**Recorded data**.
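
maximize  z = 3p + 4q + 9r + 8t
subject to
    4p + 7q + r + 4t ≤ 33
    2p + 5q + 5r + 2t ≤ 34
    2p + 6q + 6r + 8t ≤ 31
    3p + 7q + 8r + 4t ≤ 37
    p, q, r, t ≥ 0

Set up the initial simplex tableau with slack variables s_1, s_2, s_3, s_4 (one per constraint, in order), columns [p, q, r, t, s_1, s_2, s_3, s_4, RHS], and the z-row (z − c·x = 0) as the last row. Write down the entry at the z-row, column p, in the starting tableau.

The z-row carries the negated objective coefficients: the p entry is -3.

-3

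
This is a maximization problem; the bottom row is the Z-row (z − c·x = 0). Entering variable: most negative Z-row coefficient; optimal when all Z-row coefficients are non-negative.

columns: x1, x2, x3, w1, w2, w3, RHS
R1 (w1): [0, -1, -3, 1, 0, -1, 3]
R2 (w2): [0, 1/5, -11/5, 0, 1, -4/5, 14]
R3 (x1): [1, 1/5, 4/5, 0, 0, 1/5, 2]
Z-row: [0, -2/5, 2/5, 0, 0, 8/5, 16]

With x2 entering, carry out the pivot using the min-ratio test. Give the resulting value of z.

Ratio test on column x2 — row 1: entry -1 ≤ 0; row 2: 14/(1/5) = 70; row 3: 2/(1/5) = 10. Minimum is 10 at row 3 (x1 leaves); pivot element 1/5.
Pivot on row 3; the Z-row RHS becomes 16 − (-2/5)·10 = 20.

20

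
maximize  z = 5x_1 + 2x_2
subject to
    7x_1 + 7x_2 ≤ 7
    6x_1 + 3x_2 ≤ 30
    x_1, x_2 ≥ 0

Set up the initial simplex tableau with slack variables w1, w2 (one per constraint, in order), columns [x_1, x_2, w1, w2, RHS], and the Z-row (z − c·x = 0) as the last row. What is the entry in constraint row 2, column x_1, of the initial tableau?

Constraint 2 has coefficient 6 on x_1.

6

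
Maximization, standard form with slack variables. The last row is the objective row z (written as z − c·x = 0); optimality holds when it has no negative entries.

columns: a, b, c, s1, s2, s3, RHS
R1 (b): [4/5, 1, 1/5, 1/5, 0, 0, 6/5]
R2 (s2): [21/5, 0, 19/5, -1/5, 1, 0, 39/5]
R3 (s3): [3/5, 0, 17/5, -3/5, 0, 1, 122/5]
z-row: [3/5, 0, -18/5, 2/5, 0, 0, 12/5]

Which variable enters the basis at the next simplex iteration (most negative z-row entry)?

c

Negative z-row entries: c: -18/5.
The most negative is -18/5 in column c, so c enters.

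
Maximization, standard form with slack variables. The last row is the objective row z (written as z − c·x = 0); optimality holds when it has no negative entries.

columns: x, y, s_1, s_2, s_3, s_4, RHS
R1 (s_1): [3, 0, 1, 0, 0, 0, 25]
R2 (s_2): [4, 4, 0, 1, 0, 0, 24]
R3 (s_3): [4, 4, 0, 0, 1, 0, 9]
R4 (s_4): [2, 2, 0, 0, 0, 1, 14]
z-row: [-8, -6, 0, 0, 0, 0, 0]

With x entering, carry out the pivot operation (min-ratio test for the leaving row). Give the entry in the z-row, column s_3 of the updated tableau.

Ratio test on column x — row 1: 25/3 = 25/3; row 2: 24/4 = 6; row 3: 9/4 = 9/4; row 4: 14/2 = 7. Minimum is 9/4 at row 3 (s_3 leaves); pivot element 4.
Divide row 3 by 4; eliminate column x from the other rows.
z-row update in column s_3: 0 − (-8)·(1/4) = 2.

2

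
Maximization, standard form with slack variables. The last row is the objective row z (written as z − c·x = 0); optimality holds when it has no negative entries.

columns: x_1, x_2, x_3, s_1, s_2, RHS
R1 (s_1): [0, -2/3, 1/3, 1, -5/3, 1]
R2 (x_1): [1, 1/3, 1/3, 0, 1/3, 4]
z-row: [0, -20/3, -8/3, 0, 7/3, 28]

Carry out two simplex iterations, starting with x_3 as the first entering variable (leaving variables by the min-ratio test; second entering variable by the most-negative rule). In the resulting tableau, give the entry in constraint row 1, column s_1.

1

Ratio test on column x_3 — row 1: 1/(1/3) = 3; row 2: 4/(1/3) = 12. Minimum is 3 at row 1 (s_1 leaves); pivot element 1/3.
Divide row 1 by 1/3; eliminate column x_3 from the other rows.
Second iteration: most negative z-row entry is -12 in column x_2, so x_2 enters.
Ratio test on column x_2 — row 1: entry -2 ≤ 0; row 2: 3/1 = 3. Minimum is 3 at row 2 (x_1 leaves); pivot element 1.
Divide row 2 by 1; eliminate column x_2 from the other rows.
After both pivots, the entry at constraint row 1, column s_1 is 1.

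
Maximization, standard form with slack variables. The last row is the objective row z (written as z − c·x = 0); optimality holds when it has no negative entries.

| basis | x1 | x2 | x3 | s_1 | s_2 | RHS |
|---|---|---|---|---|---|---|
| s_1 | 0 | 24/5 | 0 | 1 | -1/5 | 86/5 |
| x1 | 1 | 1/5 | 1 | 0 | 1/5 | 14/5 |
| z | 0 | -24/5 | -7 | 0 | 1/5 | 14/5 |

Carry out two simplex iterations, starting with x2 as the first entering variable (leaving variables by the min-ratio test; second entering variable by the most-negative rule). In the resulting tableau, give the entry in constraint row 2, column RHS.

Ratio test on column x2 — row 1: (86/5)/(24/5) = 43/12; row 2: (14/5)/(1/5) = 14. Minimum is 43/12 at row 1 (s_1 leaves); pivot element 24/5.
Divide row 1 by 24/5; eliminate column x2 from the other rows.
Second iteration: most negative z-row entry is -7 in column x3, so x3 enters.
Ratio test on column x3 — row 1: entry 0 ≤ 0; row 2: (25/12)/1 = 25/12. Minimum is 25/12 at row 2 (x1 leaves); pivot element 1.
Divide row 2 by 1; eliminate column x3 from the other rows.
After both pivots, the entry at constraint row 2, column RHS is 25/12.

25/12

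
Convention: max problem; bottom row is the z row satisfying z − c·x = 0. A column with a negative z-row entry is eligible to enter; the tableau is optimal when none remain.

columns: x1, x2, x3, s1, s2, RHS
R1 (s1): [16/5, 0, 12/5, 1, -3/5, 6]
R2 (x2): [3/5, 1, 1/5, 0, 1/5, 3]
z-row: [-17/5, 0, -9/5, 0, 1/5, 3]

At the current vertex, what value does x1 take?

x1 is not in the basis, so in the current basic feasible solution x1 = 0.

0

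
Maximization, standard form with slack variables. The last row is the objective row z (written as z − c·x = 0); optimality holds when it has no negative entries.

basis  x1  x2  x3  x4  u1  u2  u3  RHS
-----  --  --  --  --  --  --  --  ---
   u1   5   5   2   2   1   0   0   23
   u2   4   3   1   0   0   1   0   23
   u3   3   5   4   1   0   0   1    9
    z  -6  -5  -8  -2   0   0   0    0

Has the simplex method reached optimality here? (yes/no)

The z-row has a negative entry -8 in column x3, so it is not optimal.

no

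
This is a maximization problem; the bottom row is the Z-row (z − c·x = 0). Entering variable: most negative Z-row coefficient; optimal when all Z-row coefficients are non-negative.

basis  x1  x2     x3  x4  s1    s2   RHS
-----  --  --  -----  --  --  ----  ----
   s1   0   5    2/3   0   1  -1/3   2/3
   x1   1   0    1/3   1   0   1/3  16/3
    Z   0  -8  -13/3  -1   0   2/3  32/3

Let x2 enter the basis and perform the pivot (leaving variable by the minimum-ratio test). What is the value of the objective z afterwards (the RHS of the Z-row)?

176/15

Ratio test on column x2 — row 1: (2/3)/5 = 2/15; row 2: entry 0 ≤ 0. Minimum is 2/15 at row 1 (s1 leaves); pivot element 5.
Pivot on row 1; the Z-row RHS becomes 32/3 − (-8)·(2/15) = 176/15.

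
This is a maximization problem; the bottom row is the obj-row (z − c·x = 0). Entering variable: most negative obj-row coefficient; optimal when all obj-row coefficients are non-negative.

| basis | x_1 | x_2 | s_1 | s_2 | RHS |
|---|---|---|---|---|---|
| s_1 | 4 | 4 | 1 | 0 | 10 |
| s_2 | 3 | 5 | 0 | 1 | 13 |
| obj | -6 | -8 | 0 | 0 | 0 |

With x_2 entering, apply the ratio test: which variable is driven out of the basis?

s_1

Column x_2 entries and ratios — s_1: 10/4 = 5/2; s_2: 13/5 = 13/5.
Smallest ratio is 5/2 in the row of s_1, so s_1 leaves.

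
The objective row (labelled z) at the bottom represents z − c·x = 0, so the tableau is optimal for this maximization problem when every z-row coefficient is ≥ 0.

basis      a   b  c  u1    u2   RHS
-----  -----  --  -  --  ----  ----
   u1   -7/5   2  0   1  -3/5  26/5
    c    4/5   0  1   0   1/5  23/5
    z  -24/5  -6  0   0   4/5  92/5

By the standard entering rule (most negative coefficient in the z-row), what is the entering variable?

b

Negative z-row entries: a: -24/5, b: -6.
The most negative is -6 in column b, so b enters.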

**Work instructions**. Only the lines from the beginning of the material through the line with "Z-row: [0, -2/5, 2/5, 0, 0, 8/5, 16]" should appear in the answer, each copied exactly.

**Expected answer**.
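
maximize  z = 3p + 4q + 9r + 8t
subject to
    4p + 7q + r + 4t ≤ 33
    2p + 5q + 5r + 2t ≤ 34
    2p + 6q + 6r + 8t ≤ 31
    3p + 7q + 8r + 4t ≤ 37
    p, q, r, t ≥ 0

Set up the initial simplex tableau with slack variables s_1, s_2, s_3, s_4 (one per constraint, in order), columns [p, q, r, t, s_1, s_2, s_3, s_4, RHS], and the z-row (z − c·x = 0) as the last row. Write down the entry at the z-row, column p, in the starting tableau.

The z-row carries the negated objective coefficients: the p entry is -3.

-3

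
This is a maximization problem; the bottom row is the Z-row (z − c·x = 0). Entering variable: most negative Z-row coefficient; optimal when all Z-row coefficients are non-negative.

columns: x1, x2, x3, w1, w2, w3, RHS
R1 (w1): [0, -1, -3, 1, 0, -1, 3]
R2 (w2): [0, 1/5, -11/5, 0, 1, -4/5, 14]
R3 (x1): [1, 1/5, 4/5, 0, 0, 1/5, 2]
Z-row: [0, -2/5, 2/5, 0, 0, 8/5, 16]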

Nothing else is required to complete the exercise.